- [Stored data]:

==================================================

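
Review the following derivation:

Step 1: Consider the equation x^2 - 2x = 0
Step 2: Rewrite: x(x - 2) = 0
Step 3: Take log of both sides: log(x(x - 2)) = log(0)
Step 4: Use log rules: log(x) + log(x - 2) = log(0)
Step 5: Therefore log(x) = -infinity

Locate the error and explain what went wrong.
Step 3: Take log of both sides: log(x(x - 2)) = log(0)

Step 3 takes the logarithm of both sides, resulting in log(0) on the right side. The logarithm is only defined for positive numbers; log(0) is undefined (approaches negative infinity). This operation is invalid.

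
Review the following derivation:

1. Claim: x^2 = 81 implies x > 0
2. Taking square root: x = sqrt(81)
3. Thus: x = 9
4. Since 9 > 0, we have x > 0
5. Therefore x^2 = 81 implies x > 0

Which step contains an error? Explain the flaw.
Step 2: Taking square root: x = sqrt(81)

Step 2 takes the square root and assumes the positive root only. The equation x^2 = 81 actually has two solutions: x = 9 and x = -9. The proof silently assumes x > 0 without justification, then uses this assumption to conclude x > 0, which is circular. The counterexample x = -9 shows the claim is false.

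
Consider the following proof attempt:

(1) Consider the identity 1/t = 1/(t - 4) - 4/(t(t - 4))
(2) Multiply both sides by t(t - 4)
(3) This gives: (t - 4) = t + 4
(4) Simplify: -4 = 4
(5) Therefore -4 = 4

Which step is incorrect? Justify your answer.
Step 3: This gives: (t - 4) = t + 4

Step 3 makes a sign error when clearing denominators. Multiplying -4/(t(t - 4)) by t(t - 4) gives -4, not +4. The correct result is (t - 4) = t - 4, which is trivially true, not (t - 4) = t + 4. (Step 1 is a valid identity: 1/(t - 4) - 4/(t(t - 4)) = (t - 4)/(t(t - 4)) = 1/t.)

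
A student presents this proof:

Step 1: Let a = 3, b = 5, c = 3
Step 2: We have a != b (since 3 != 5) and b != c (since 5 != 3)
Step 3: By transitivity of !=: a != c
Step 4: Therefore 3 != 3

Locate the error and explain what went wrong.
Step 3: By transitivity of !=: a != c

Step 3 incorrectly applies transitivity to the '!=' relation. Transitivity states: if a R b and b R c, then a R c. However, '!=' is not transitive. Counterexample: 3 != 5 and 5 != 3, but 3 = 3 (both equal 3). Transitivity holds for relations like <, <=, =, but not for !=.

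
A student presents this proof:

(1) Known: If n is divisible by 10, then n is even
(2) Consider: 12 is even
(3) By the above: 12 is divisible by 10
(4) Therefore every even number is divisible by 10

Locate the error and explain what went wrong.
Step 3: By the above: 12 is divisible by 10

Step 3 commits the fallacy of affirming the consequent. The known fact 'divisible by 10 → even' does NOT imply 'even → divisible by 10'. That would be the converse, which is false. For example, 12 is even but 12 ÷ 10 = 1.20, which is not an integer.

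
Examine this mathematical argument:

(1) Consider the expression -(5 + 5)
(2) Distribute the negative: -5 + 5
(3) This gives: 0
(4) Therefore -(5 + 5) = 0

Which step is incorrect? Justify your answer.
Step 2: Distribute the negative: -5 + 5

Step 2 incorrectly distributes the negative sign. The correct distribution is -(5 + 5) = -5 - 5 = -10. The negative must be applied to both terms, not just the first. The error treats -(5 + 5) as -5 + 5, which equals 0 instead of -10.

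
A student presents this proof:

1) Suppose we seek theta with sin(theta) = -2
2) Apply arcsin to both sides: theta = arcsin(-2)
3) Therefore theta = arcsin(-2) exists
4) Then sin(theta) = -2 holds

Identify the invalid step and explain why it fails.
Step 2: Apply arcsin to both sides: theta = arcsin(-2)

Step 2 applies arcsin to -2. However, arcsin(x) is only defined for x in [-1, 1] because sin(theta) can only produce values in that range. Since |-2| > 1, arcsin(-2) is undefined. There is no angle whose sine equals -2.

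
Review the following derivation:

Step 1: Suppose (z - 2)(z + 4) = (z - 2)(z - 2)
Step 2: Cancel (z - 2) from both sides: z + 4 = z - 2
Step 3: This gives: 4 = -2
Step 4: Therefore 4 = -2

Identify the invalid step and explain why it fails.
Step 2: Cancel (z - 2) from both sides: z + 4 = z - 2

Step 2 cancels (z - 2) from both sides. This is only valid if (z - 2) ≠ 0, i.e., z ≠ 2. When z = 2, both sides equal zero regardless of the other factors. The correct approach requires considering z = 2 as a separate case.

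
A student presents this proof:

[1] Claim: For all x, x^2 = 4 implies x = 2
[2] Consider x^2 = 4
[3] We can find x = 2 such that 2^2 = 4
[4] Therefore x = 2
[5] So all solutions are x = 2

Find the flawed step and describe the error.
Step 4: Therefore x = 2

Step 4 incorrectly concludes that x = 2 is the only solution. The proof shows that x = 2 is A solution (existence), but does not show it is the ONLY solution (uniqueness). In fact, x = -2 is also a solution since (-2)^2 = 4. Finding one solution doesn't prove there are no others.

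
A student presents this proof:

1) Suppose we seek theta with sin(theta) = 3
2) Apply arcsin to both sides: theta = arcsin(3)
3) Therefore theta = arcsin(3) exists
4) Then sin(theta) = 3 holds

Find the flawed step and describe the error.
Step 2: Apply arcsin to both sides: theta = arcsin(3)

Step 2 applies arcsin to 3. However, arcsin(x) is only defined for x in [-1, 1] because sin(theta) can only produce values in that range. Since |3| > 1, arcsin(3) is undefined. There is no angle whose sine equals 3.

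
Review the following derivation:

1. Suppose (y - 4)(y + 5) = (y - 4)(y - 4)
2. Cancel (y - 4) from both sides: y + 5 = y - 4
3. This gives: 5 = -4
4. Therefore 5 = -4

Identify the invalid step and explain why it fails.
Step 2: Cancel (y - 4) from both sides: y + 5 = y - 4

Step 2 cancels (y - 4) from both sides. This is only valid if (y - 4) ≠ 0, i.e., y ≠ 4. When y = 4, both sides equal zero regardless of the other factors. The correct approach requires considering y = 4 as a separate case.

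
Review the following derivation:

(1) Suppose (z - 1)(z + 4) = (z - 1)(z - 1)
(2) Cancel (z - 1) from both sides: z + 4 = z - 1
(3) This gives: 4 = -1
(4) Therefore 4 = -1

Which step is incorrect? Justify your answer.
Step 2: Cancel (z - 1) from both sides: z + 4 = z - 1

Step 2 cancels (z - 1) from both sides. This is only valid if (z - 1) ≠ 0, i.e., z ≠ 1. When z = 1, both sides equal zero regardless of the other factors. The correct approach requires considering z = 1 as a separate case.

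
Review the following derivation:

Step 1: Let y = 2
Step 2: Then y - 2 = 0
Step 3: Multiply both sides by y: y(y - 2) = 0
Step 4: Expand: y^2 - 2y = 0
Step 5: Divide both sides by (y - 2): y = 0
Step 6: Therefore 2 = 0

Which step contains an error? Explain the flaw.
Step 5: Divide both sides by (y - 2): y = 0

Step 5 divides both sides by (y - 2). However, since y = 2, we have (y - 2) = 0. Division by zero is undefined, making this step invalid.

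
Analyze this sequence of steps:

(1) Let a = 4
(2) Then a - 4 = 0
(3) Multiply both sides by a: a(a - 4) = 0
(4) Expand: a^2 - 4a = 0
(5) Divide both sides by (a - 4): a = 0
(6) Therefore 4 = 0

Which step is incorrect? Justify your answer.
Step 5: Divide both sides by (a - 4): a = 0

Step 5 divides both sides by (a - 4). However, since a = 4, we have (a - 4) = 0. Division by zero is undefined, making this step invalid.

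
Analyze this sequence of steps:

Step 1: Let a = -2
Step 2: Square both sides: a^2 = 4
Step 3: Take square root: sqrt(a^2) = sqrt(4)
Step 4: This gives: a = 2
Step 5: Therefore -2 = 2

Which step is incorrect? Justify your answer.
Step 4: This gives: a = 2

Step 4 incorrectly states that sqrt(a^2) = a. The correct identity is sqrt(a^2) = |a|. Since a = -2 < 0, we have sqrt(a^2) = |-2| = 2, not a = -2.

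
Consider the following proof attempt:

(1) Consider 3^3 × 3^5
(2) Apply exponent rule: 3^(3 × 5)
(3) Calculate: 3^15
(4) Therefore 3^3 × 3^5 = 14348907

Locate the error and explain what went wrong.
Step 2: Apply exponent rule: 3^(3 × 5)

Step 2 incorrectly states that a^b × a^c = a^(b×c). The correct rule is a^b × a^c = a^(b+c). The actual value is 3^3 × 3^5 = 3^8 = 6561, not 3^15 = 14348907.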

==================================================

- [Exercise]: The reply is a bare number: how many lines above include "implies".

- [Your solution]: 3